**TASK STATEMENT:** Below are the entries; give again exactly the lines from the one mentioning "For the quantity 'torque' (e.g. 36.68" through the one mentioning "A lab notebook records electric", inclusive.

BEGIN

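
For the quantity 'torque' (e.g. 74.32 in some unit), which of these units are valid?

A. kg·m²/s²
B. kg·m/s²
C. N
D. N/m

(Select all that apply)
A

torque has SI base units: kg * m^2 / s^2

Checking each option against kg * m^2 / s^2:
  A. kg·m²/s²: ✓ matches
  B. kg·m/s²: ✗ does not match
  C. N: ✗ does not match
  D. N/m: ✗ does not match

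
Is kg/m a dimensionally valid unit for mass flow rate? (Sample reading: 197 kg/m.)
No

mass flow rate has SI base units: kg / s
kg/m does NOT reduce to kg / s; a valid unit for mass flow rate would be e.g. kg/s.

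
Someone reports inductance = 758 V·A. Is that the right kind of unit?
No

inductance has SI base units: kg * m^2 / (A^2 * s^2)
V·A does NOT reduce to kg * m^2 / (A^2 * s^2); a valid unit for inductance would be e.g. H.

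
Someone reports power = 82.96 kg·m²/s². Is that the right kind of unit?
No

power has SI base units: kg * m^2 / s^3
kg·m²/s² does NOT reduce to kg * m^2 / s^3; a valid unit for power would be e.g. W.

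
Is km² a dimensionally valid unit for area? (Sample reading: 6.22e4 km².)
Yes

area has SI base units: m^2
km² reduces to the same SI base units, so it is a valid unit for area.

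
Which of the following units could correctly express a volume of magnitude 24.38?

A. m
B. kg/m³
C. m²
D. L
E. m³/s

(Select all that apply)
D

volume has SI base units: m^3

Checking each option against m^3:
  A. m: ✗ does not match
  B. kg/m³: ✗ does not match
  C. m²: ✗ does not match
  D. L: ✓ matches
  E. m³/s: ✗ does not match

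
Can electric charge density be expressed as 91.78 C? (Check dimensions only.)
No

electric charge density has SI base units: A * s / m^3
C does NOT reduce to A * s / m^3; a valid unit for electric charge density would be e.g. C/m³.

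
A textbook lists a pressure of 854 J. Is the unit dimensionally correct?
No

pressure has SI base units: kg / (m * s^2)
J does NOT reduce to kg / (m * s^2); a valid unit for pressure would be e.g. Pa.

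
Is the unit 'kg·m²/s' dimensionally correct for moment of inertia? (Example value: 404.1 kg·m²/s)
No

moment of inertia has SI base units: kg * m^2
kg·m²/s does NOT reduce to kg * m^2; a valid unit for moment of inertia would be e.g. kg·m².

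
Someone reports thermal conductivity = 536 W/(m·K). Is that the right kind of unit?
Yes

thermal conductivity has SI base units: kg * m / (s^3 * K)
W/(m·K) reduces to the same SI base units, so it is a valid unit for thermal conductivity.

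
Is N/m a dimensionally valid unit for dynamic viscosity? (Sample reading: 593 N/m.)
No

dynamic viscosity has SI base units: kg / (m * s)
N/m does NOT reduce to kg / (m * s); a valid unit for dynamic viscosity would be e.g. Pa·s.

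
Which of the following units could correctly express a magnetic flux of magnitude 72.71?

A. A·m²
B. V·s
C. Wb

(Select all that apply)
B, C

magnetic flux has SI base units: kg * m^2 / (A * s^2)

Checking each option against kg * m^2 / (A * s^2):
  A. A·m²: ✗ does not match
  B. V·s: ✓ matches
  C. Wb: ✓ matches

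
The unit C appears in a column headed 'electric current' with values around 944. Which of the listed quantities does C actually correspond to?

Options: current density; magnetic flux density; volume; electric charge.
electric charge

electric current should have units dimensionally equivalent to A (e.g. A).
The given unit 'C' reduces to A * s. Of the listed options, that is the dimensionality of electric charge.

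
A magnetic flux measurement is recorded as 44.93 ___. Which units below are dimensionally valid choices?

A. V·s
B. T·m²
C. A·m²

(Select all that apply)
A, B

magnetic flux has SI base units: kg * m^2 / (A * s^2)

Checking each option against kg * m^2 / (A * s^2):
  A. V·s: ✓ matches
  B. T·m²: ✓ matches
  C. A·m²: ✗ does not match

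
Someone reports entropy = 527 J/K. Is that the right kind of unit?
Yes

entropy has SI base units: kg * m^2 / (s^2 * K)
J/K reduces to the same SI base units, so it is a valid unit for entropy.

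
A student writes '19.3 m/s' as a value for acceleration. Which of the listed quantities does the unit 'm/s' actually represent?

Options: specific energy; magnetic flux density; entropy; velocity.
velocity

acceleration should have units dimensionally equivalent to m / s^2 (e.g. m/s²).
The given unit 'm/s' reduces to m / s. Of the listed options, that is the dimensionality of velocity.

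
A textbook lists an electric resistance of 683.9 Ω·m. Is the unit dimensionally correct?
No

electric resistance has SI base units: kg * m^2 / (A^2 * s^3)
Ω·m does NOT reduce to kg * m^2 / (A^2 * s^3); a valid unit for electric resistance would be e.g. Ω.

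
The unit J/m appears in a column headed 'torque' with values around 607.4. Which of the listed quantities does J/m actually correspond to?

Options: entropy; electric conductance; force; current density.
force

torque should have units dimensionally equivalent to kg * m^2 / s^2 (e.g. N·m).
The given unit 'J/m' reduces to kg * m / s^2. Of the listed options, that is the dimensionality of force.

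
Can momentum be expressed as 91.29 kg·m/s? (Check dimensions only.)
Yes

momentum has SI base units: kg * m / s
kg·m/s reduces to the same SI base units, so it is a valid unit for momentum.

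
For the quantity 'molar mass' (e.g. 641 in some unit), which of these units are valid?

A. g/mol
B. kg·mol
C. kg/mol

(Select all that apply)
A, C

molar mass has SI base units: kg / mol

Checking each option against kg / mol:
  A. g/mol: ✓ matches
  B. kg·mol: ✗ does not match
  C. kg/mol: ✓ matches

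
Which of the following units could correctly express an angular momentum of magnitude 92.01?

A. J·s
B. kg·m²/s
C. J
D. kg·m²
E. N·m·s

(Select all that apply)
A, B, E

angular momentum has SI base units: kg * m^2 / s

Checking each option against kg * m^2 / s:
  A. J·s: ✓ matches
  B. kg·m²/s: ✓ matches
  C. J: ✗ does not match
  D. kg·m²: ✗ does not match
  E. N·m·s: ✓ matches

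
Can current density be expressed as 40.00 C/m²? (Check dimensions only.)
No

current density has SI base units: A / m^2
C/m² does NOT reduce to A / m^2; a valid unit for current density would be e.g. A/m².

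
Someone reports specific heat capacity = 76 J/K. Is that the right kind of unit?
No

specific heat capacity has SI base units: m^2 / (s^2 * K)
J/K does NOT reduce to m^2 / (s^2 * K); a valid unit for specific heat capacity would be e.g. J/(kg·K).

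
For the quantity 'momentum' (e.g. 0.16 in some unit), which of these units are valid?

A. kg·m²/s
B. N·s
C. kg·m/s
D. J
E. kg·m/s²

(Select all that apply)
B, C

momentum has SI base units: kg * m / s

Checking each option against kg * m / s:
  A. kg·m²/s: ✗ does not match
  B. N·s: ✓ matches
  C. kg·m/s: ✓ matches
  D. J: ✗ does not match
  E. kg·m/s²: ✗ does not match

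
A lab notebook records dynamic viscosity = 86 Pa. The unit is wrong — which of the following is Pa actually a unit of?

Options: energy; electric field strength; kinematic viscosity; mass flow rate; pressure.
pressure

dynamic viscosity should have units dimensionally equivalent to kg / (m * s) (e.g. Pa·s).
The given unit 'Pa' reduces to kg / (m * s^2). Of the listed options, that is the dimensionality of pressure.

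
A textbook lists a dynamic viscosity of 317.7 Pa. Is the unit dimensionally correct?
No

dynamic viscosity has SI base units: kg / (m * s)
Pa does NOT reduce to kg / (m * s); a valid unit for dynamic viscosity would be e.g. Pa·s.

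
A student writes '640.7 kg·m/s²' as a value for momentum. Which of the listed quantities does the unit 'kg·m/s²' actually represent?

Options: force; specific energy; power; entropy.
force

momentum should have units dimensionally equivalent to kg * m / s (e.g. kg·m/s).
The given unit 'kg·m/s²' reduces to kg * m / s^2. Of the listed options, that is the dimensionality of force.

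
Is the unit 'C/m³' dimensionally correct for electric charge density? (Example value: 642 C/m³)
Yes

electric charge density has SI base units: A * s / m^3
C/m³ reduces to the same SI base units, so it is a valid unit for electric charge density.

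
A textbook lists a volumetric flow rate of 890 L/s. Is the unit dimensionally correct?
Yes

volumetric flow rate has SI base units: m^3 / s
L/s reduces to the same SI base units, so it is a valid unit for volumetric flow rate.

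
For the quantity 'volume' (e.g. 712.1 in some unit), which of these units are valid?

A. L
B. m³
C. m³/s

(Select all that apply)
A, B

volume has SI base units: m^3

Checking each option against m^3:
  A. L: ✓ matches
  B. m³: ✓ matches
  C. m³/s: ✗ does not match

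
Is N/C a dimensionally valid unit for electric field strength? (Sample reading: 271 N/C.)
Yes

electric field strength has SI base units: kg * m / (A * s^3)
N/C reduces to the same SI base units, so it is a valid unit for electric field strength.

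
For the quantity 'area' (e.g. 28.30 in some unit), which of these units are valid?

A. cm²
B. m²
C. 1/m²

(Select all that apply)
A, B

area has SI base units: m^2

Checking each option against m^2:
  A. cm²: ✓ matches
  B. m²: ✓ matches
  C. 1/m²: ✗ does not match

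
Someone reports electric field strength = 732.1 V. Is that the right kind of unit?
No

electric field strength has SI base units: kg * m / (A * s^3)
V does NOT reduce to kg * m / (A * s^3); a valid unit for electric field strength would be e.g. V/m.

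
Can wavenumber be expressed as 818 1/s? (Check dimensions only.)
No

wavenumber has SI base units: 1 / m
1/s does NOT reduce to 1 / m; a valid unit for wavenumber would be e.g. 1/m.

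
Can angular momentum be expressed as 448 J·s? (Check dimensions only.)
Yes

angular momentum has SI base units: kg * m^2 / s
J·s reduces to the same SI base units, so it is a valid unit for angular momentum.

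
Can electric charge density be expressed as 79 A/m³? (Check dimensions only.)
No

electric charge density has SI base units: A * s / m^3
A/m³ does NOT reduce to A * s / m^3; a valid unit for electric charge density would be e.g. C/m³.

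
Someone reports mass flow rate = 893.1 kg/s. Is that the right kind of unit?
Yes

mass flow rate has SI base units: kg / s
kg/s reduces to the same SI base units, so it is a valid unit for mass flow rate.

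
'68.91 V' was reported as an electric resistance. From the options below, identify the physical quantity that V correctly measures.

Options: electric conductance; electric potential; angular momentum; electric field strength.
electric potential

electric resistance should have units dimensionally equivalent to kg * m^2 / (A^2 * s^3) (e.g. Ω).
The given unit 'V' reduces to kg * m^2 / (A * s^3). Of the listed options, that is the dimensionality of electric potential.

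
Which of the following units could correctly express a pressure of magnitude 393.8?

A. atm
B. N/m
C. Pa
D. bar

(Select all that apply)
A, C, D

pressure has SI base units: kg / (m * s^2)

Checking each option against kg / (m * s^2):
  A. atm: ✓ matches
  B. N/m: ✗ does not match
  C. Pa: ✓ matches
  D. bar: ✓ matches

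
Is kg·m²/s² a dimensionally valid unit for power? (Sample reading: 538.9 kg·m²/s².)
No

power has SI base units: kg * m^2 / s^3
kg·m²/s² does NOT reduce to kg * m^2 / s^3; a valid unit for power would be e.g. W.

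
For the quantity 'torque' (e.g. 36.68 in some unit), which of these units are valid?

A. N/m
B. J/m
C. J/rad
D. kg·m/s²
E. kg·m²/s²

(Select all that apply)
C, E

torque has SI base units: kg * m^2 / s^2

Checking each option against kg * m^2 / s^2:
  A. N/m: ✗ does not match
  B. J/m: ✗ does not match
  C. J/rad: ✓ matches
  D. kg·m/s²: ✗ does not match
  E. kg·m²/s²: ✓ matches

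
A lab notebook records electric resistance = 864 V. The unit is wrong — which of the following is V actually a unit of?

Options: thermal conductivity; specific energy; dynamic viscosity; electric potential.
electric potential

electric resistance should have units dimensionally equivalent to kg * m^2 / (A^2 * s^3) (e.g. Ω).
The given unit 'V' reduces to kg * m^2 / (A * s^3). Of the listed options, that is the dimensionality of electric potential.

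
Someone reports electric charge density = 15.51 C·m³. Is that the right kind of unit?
No

electric charge density has SI base units: A * s / m^3
C·m³ does NOT reduce to A * s / m^3; a valid unit for electric charge density would be e.g. C/m³.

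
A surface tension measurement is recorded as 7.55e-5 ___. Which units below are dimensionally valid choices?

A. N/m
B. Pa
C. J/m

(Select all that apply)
A

surface tension has SI base units: kg / s^2

Checking each option against kg / s^2:
  A. N/m: ✓ matches
  B. Pa: ✗ does not match
  C. J/m: ✗ does not match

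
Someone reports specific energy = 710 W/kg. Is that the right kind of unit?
No

specific energy has SI base units: m^2 / s^2
W/kg does NOT reduce to m^2 / s^2; a valid unit for specific energy would be e.g. J/kg.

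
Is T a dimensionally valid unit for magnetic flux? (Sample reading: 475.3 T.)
No

magnetic flux has SI base units: kg * m^2 / (A * s^2)
T does NOT reduce to kg * m^2 / (A * s^2); a valid unit for magnetic flux would be e.g. Wb.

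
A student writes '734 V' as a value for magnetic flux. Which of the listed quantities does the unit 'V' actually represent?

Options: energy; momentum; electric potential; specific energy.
electric potential

magnetic flux should have units dimensionally equivalent to kg * m^2 / (A * s^2) (e.g. Wb).
The given unit 'V' reduces to kg * m^2 / (A * s^3). Of the listed options, that is the dimensionality of electric potential.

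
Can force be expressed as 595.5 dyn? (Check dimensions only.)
Yes

force has SI base units: kg * m / s^2
dyn reduces to the same SI base units, so it is a valid unit for force.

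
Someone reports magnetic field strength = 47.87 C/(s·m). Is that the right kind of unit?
Yes

magnetic field strength has SI base units: A / m
C/(s·m) reduces to the same SI base units, so it is a valid unit for magnetic field strength.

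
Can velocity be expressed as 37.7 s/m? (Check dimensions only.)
No

velocity has SI base units: m / s
s/m does NOT reduce to m / s; a valid unit for velocity would be e.g. m/s.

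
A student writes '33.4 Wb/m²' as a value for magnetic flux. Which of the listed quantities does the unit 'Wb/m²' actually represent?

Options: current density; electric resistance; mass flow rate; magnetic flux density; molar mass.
magnetic flux density

magnetic flux should have units dimensionally equivalent to kg * m^2 / (A * s^2) (e.g. Wb).
The given unit 'Wb/m²' reduces to kg / (A * s^2). Of the listed options, that is the dimensionality of magnetic flux density.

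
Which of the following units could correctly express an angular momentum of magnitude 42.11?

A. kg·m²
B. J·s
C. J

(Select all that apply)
B

angular momentum has SI base units: kg * m^2 / s

Checking each option against kg * m^2 / s:
  A. kg·m²: ✗ does not match
  B. J·s: ✓ matches
  C. J: ✗ does not match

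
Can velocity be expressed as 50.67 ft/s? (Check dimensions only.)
Yes

velocity has SI base units: m / s
ft/s reduces to the same SI base units, so it is a valid unit for velocity.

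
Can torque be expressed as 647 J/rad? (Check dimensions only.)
Yes

torque has SI base units: kg * m^2 / s^2
J/rad reduces to the same SI base units, so it is a valid unit for torque.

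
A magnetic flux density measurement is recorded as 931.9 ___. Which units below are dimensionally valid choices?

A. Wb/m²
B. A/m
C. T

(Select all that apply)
A, C

magnetic flux density has SI base units: kg / (A * s^2)

Checking each option against kg / (A * s^2):
  A. Wb/m²: ✓ matches
  B. A/m: ✗ does not match
  C. T: ✓ matches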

END

**WRITTEN REPLY:**
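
For the quantity 'torque' (e.g. 36.68 in some unit), which of these units are valid?

A. N/m
B. J/m
C. J/rad
D. kg·m/s²
E. kg·m²/s²

(Select all that apply)
C, E

torque has SI base units: kg * m^2 / s^2

Checking each option against kg * m^2 / s^2:
  A. N/m: ✗ does not match
  B. J/m: ✗ does not match
  C. J/rad: ✓ matches
  D. kg·m/s²: ✗ does not match
  E. kg·m²/s²: ✓ matches

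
A lab notebook records electric resistance = 864 V. The unit is wrong — which of the following is V actually a unit of?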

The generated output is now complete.